> **DIRECTIONS**: Whenever a line of the records below contains the word "from", copy that line.
◇ ◇ ◇ ◇ ◇
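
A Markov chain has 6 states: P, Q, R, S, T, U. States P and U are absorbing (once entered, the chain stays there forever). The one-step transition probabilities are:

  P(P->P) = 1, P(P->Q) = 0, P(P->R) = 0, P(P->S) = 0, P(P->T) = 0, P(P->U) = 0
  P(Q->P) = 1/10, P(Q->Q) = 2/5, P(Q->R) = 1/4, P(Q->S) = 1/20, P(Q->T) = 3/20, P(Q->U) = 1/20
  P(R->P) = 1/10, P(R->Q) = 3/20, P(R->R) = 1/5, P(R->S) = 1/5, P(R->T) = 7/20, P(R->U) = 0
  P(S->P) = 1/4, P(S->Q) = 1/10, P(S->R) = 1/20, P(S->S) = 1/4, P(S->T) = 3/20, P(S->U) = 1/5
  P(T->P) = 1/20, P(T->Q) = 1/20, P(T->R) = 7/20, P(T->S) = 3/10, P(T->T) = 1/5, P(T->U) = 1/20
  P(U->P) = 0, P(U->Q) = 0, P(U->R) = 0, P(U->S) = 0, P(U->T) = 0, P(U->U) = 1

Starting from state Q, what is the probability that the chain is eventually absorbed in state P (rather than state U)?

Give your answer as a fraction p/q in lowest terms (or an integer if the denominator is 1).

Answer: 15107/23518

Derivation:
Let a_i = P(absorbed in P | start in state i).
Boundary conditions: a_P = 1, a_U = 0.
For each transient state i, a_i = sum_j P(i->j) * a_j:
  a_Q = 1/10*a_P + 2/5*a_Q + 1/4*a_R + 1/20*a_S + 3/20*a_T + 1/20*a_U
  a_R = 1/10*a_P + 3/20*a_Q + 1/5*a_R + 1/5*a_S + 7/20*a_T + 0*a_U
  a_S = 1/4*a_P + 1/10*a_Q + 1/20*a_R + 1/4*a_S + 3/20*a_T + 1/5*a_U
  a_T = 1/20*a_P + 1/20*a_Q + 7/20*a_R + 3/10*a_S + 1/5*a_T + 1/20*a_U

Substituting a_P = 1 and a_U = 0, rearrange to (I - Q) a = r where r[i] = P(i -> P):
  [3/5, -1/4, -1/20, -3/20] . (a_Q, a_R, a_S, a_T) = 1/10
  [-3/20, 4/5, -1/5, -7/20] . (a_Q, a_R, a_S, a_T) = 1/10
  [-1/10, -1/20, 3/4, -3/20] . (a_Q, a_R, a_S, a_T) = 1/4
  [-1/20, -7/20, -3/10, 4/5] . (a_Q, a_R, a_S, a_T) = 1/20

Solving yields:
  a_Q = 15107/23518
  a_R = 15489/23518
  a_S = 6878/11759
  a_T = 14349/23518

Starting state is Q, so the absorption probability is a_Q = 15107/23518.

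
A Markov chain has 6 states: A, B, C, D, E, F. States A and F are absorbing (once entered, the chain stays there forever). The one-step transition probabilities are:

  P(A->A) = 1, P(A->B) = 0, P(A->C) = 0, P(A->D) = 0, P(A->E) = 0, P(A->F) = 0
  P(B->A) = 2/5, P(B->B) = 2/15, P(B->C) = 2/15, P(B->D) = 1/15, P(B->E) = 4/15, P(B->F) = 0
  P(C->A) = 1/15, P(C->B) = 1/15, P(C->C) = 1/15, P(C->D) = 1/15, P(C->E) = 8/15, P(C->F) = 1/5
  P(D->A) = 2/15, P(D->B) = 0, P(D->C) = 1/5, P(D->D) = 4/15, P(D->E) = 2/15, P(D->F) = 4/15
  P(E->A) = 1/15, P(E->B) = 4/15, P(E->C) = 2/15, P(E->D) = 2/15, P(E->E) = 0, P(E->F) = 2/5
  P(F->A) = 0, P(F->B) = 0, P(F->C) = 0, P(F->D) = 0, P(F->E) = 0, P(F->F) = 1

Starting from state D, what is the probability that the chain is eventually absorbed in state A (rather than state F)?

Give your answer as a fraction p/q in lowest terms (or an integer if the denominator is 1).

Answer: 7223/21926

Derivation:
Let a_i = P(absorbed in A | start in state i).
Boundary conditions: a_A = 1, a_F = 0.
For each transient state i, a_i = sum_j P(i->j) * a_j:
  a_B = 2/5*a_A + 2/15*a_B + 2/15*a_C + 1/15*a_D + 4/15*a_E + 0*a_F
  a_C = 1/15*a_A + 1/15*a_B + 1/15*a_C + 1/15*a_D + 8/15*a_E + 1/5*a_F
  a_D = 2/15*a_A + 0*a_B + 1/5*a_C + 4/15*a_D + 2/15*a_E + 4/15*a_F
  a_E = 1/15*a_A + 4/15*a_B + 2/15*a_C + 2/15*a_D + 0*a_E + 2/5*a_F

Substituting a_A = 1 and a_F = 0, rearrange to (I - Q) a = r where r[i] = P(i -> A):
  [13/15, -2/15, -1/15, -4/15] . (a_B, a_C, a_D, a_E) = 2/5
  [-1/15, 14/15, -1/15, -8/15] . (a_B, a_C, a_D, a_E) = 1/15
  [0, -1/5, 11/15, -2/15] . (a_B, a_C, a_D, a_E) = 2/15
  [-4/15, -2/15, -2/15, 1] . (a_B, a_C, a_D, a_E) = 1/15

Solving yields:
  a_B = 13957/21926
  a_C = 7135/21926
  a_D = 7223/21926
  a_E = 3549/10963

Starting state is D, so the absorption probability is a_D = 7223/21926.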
◇ ◇ ◇ ◇ ◇
> **WORKED SOLUTION**:
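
Starting from state Q, what is the probability that the chain is eventually absorbed in state P (rather than state U)?
Starting from state D, what is the probability that the chain is eventually absorbed in state A (rather than state F)?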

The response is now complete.